TO DO: Lines holding the word "Answer" are the ones to copy from the data below.

DATA UNDER STUDY:
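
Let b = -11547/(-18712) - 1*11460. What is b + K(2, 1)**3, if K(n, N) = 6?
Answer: -210386181/18712 ≈ -11243.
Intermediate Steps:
b = -214427973/18712 (b = -11547*(-1/18712) - 11460 = 11547/18712 - 11460 = -214427973/18712 ≈ -11459.)
b + K(2, 1)**3 = -214427973/18712 + 6**3 = -214427973/18712 + 216 = -210386181/18712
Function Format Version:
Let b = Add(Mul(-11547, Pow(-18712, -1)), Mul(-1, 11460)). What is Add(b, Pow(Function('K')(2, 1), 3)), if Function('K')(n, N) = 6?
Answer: Rational(-210386181, 18712) ≈ -11243.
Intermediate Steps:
b = Rational(-214427973, 18712) (b = Add(Mul(-11547, Rational(-1, 18712)), -11460) = Add(Rational(11547, 18712), -11460) = Rational(-214427973, 18712) ≈ -11459.)
Add(b, Pow(Function('K')(2, 1), 3)) = Add(Rational(-214427973, 18712), Pow(6, 3)) = Add(Rational(-214427973, 18712), 216) = Rational(-210386181, 18712)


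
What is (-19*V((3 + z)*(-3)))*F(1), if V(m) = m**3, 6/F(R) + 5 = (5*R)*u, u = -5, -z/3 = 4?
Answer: 373977/5 ≈ 74795.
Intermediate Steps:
z = -12 (z = -3*4 = -12)
F(R) = 6/(-5 - 25*R) (F(R) = 6/(-5 + (5*R)*(-5)) = 6/(-5 - 25*R))
(-19*V((3 + z)*(-3)))*F(1) = (-19*(-27*(3 - 12)**3))*(6/(5*(-1 - 5*1))) = (-19*(-9*(-3))**3)*(6/(5*(-1 - 5))) = (-19*27**3)*((6/5)/(-6)) = (-19*19683)*((6/5)*(-1/6)) = -373977*(-1/5) = 373977/5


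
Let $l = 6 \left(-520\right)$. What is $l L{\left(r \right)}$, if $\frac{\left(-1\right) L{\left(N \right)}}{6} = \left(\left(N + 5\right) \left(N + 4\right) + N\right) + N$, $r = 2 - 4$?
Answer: $37440$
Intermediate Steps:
$r = -2$ ($r = 2 - 4 = -2$)
$l = -3120$
$L{\left(N \right)} = - 12 N - 6 \left(4 + N\right) \left(5 + N\right)$ ($L{\left(N \right)} = - 6 \left(\left(\left(N + 5\right) \left(N + 4\right) + N\right) + N\right) = - 6 \left(\left(\left(5 + N\right) \left(4 + N\right) + N\right) + N\right) = - 6 \left(\left(\left(4 + N\right) \left(5 + N\right) + N\right) + N\right) = - 6 \left(\left(N + \left(4 + N\right) \left(5 + N\right)\right) + N\right) = - 6 \left(2 N + \left(4 + N\right) \left(5 + N\right)\right) = - 12 N - 6 \left(4 + N\right) \left(5 + N\right)$)
$l L{\left(r \right)} = - 3120 \left(-120 - -132 - 6 \left(-2\right)^{2}\right) = - 3120 \left(-120 + 132 - 24\right) = \left(-3120\right) \left(-12\right) = 37440$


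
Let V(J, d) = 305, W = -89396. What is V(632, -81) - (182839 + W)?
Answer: -93138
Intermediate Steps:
V(632, -81) - (182839 + W) = 305 - (182839 - 89396) = 305 - 1*93443 = 305 - 93443 = -93138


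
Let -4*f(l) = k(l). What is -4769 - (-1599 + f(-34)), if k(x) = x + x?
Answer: -3187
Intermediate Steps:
k(x) = 2*x
f(l) = -l/2
-4769 - (-1599 + f(-34)) = -4769 - (-1599 - ½*(-34)) = -4769 - (-1599 + 17) = -4769 - 1*(-1582) = -4769 + 1582 = -3187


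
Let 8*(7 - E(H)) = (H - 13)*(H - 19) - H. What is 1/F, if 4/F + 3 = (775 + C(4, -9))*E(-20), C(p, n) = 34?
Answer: -1012083/32 ≈ -31628.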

RESULT OF THE EXERCISE:
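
Answer: -210386181/18712 ≈ -11243.
Answer: Rational(-210386181, 18712) ≈ -11243.
Answer: 373977/5 ≈ 74795.
Answer: $37440$
Answer: -93138
Answer: -3187
Answer: -1012083/32 ≈ -31628.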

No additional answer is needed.